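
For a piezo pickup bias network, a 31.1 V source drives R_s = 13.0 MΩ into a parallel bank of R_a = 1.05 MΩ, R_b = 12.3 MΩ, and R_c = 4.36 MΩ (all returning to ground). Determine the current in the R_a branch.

Parallel bank: R_p = 1/(1/1.05 + 1/12.3 + 1/4.36) = 0.7917 MΩ.
V_A = 31.1 × 0.7917/13.79 = 1.785 V.
I(R_a) = V_A / R_a = 1.785/1.05 = 1.700 µA.

I ≈ 1.70 µA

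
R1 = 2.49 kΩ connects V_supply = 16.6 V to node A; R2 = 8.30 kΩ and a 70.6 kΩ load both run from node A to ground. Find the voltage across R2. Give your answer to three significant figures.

R2 ‖ R_L = (8.30 × 70.6)/(8.30 + 70.6) = 7.427 kΩ.
Now apply the divider: V_out = 16.6 × 0.7489 = 12.43 V.
(Unloaded it would be 12.8 V; the load pulls it down.)

V_out ≈ 12.4 V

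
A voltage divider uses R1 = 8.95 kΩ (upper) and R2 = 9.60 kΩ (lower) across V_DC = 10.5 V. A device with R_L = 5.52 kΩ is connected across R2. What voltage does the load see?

First combine the lower leg with the load: R2 ‖ R_L = 3.505 kΩ.
Now apply the divider: V_out = 10.5 × 0.2814 = 2.955 V.

V_out ≈ 2.95 V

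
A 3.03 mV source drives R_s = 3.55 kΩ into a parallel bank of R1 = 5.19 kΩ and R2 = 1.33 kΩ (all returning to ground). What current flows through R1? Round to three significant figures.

I ≈ 0.134 µA

Equivalent of the parallel group: R_p = 1.059 kΩ.
V_A = 3.03 × 1.059/4.609 = 0.6960 mV.
I(R1) = V_A / R1 = 0.6960/5.19 = 0.1341 µA.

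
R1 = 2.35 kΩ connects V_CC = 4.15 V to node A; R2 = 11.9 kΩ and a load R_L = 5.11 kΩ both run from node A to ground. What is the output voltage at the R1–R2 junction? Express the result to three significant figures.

V_out ≈ 2.50 V

The load sits in parallel with R2, giving an effective lower resistance R2' = R2·R_L/(R2+R_L) = 3.575 kΩ.
Then V_out = V_CC · R2'/(R1 + R2') = 4.15 × 3.575/5.925 = 2.504 V.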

Task instructions:
Print the entries once more, identical in every line.

Answer for this exercise:
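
For a piezo pickup bias network, a 31.1 V source drives R_s = 13.0 MΩ into a parallel bank of R_a = 1.05 MΩ, R_b = 12.3 MΩ, and R_c = 4.36 MΩ (all returning to ground). Determine the current in the R_a branch.

Parallel bank: R_p = 1/(1/1.05 + 1/12.3 + 1/4.36) = 0.7917 MΩ.
V_A = 31.1 × 0.7917/13.79 = 1.785 V.
I(R_a) = V_A / R_a = 1.785/1.05 = 1.700 µA.

I ≈ 1.70 µA

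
R1 = 2.49 kΩ connects V_supply = 16.6 V to node A; R2 = 8.30 kΩ and a 70.6 kΩ load both run from node A to ground. Find the voltage across R2. Give your answer to three significant figures.

R2 ‖ R_L = (8.30 × 70.6)/(8.30 + 70.6) = 7.427 kΩ.
Now apply the divider: V_out = 16.6 × 0.7489 = 12.43 V.
(Unloaded it would be 12.8 V; the load pulls it down.)

V_out ≈ 12.4 V

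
A voltage divider uses R1 = 8.95 kΩ (upper) and R2 = 9.60 kΩ (lower) across V_DC = 10.5 V. A device with R_L = 5.52 kΩ is connected across R2. What voltage does the load see?

First combine the lower leg with the load: R2 ‖ R_L = 3.505 kΩ.
Now apply the divider: V_out = 10.5 × 0.2814 = 2.955 V.

V_out ≈ 2.95 V

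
A 3.03 mV source drives R_s = 3.55 kΩ into a parallel bank of R1 = 5.19 kΩ and R2 = 1.33 kΩ (all returning to ground). What current flows through R1? Round to three significant figures.

I ≈ 0.134 µA

Equivalent of the parallel group: R_p = 1.059 kΩ.
V_A = 3.03 × 1.059/4.609 = 0.6960 mV.
I(R1) = V_A / R1 = 0.6960/5.19 = 0.1341 µA.

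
R1 = 2.35 kΩ connects V_CC = 4.15 V to node A; R2 = 11.9 kΩ and a load R_L = 5.11 kΩ both run from node A to ground. What is the output voltage at the R1–R2 junction? Express the result to three significant figures.

V_out ≈ 2.50 V

The load sits in parallel with R2, giving an effective lower resistance R2' = R2·R_L/(R2+R_L) = 3.575 kΩ.
Then V_out = V_CC · R2'/(R1 + R2') = 4.15 × 3.575/5.925 = 2.504 V.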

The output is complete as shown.